> **What you should do**:
From the entries below, reproduce exactly the line containing "Iteratively Factor: v^2", the line containing "Iteratively Factor: g^3", and every line in between, with nothing added.

> **Provided data**:
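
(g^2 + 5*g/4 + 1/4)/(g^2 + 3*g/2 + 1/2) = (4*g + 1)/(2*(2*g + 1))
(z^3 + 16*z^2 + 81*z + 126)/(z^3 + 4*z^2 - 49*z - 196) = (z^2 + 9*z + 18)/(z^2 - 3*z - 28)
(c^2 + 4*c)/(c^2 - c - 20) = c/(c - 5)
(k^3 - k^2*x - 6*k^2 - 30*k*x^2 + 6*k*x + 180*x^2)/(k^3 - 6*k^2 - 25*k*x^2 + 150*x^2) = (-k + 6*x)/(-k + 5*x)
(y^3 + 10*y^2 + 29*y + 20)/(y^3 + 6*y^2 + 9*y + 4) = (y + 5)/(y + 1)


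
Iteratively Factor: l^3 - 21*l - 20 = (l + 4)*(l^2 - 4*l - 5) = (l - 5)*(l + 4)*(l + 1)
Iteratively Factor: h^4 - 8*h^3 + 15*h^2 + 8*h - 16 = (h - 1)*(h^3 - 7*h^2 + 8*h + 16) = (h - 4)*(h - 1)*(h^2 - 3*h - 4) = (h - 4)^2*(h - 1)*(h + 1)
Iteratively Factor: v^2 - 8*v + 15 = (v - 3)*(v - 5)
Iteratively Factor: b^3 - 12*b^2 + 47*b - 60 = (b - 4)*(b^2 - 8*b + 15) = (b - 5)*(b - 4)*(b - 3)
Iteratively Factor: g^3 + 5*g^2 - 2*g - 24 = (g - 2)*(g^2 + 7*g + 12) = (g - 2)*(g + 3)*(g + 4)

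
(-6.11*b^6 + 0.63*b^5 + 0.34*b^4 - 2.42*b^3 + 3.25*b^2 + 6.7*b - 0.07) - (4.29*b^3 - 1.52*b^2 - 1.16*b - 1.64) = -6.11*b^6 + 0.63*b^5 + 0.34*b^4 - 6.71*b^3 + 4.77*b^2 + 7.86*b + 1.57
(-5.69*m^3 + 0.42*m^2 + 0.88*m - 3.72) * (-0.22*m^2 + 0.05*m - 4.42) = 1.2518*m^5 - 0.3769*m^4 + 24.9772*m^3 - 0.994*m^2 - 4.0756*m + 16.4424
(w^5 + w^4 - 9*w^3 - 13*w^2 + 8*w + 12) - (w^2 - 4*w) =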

* * *

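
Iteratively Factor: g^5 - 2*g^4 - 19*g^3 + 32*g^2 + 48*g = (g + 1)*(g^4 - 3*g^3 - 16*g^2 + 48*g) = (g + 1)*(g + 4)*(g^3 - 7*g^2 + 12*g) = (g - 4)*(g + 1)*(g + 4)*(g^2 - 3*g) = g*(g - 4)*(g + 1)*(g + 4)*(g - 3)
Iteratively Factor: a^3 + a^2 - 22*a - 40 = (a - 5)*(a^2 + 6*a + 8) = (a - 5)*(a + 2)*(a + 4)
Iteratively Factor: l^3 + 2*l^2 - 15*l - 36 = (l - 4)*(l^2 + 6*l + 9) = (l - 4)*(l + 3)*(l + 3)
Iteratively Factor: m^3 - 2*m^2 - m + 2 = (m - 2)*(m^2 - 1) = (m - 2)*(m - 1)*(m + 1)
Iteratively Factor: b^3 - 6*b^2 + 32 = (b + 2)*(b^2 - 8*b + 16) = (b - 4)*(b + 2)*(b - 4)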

> **Response to the exercise**:
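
Iteratively Factor: v^2 - 8*v + 15 = (v - 3)*(v - 5)
Iteratively Factor: b^3 - 12*b^2 + 47*b - 60 = (b - 4)*(b^2 - 8*b + 15) = (b - 5)*(b - 4)*(b - 3)
Iteratively Factor: g^3 + 5*g^2 - 2*g - 24 = (g - 2)*(g^2 + 7*g + 12) = (g - 2)*(g + 3)*(g + 4)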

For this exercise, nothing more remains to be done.